What the task requires: Reproduce the data in full, exactly as it appears.

Saved data entries:
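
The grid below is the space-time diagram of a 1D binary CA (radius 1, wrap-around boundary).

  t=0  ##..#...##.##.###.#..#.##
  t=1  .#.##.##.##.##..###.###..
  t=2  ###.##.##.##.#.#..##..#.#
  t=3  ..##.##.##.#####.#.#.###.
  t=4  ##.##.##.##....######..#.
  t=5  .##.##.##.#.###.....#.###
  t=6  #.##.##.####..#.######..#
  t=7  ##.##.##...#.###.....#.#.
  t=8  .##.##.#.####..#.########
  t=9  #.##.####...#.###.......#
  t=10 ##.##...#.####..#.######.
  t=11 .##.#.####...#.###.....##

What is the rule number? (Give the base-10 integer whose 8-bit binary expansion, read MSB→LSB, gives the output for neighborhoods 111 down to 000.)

  nb ###: next=.  (t=0,i=0, bit7=0)
  nb ##.: next=#  (t=0,i=1, bit6=1)
  nb #.#: next=#  (t=0,i=10, bit5=1)
  nb #..: next=.  (t=0,i=2, bit4=0)
  nb .##: next=.  (t=0,i=8, bit3=0)
  nb .#.: next=#  (t=0,i=4, bit2=1)
  nb ..#: next=#  (t=0,i=3, bit1=1)
  nb ...: next=#  (t=0,i=6, bit0=1)
  bits 01100111 = 103

103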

Problem solution:
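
The grid below is the space-time diagram of a 1D binary CA (radius 1, wrap-around boundary).

  t=0  ##..#...##.##.###.#..#.##
  t=1  .#.##.##.##.##..###.###..
  t=2  ###.##.##.##.#.#..##..#.#
  t=3  ..##.##.##.#####.#.#.###.
  t=4  ##.##.##.##....######..#.
  t=5  .##.##.##.#.###.....#.###
  t=6  #.##.##.####..#.######..#
  t=7  ##.##.##...#.###.....#.#.
  t=8  .##.##.#.####..#.########
  t=9  #.##.####...#.###.......#
  t=10 ##.##...#.####..#.######.
  t=11 .##.#.####...#.###.....##

What is the rule number? (Give the base-10 integer whose 8-bit binary expansion, read MSB→LSB, gives the output for neighborhoods 111 down to 000.)

  nb ###: next=.  (t=0,i=0, bit7=0)
  nb ##.: next=#  (t=0,i=1, bit6=1)
  nb #.#: next=#  (t=0,i=10, bit5=1)
  nb #..: next=.  (t=0,i=2, bit4=0)
  nb .##: next=.  (t=0,i=8, bit3=0)
  nb .#.: next=#  (t=0,i=4, bit2=1)
  nb ..#: next=#  (t=0,i=3, bit1=1)
  nb ...: next=#  (t=0,i=6, bit0=1)
  bits 01100111 = 103

103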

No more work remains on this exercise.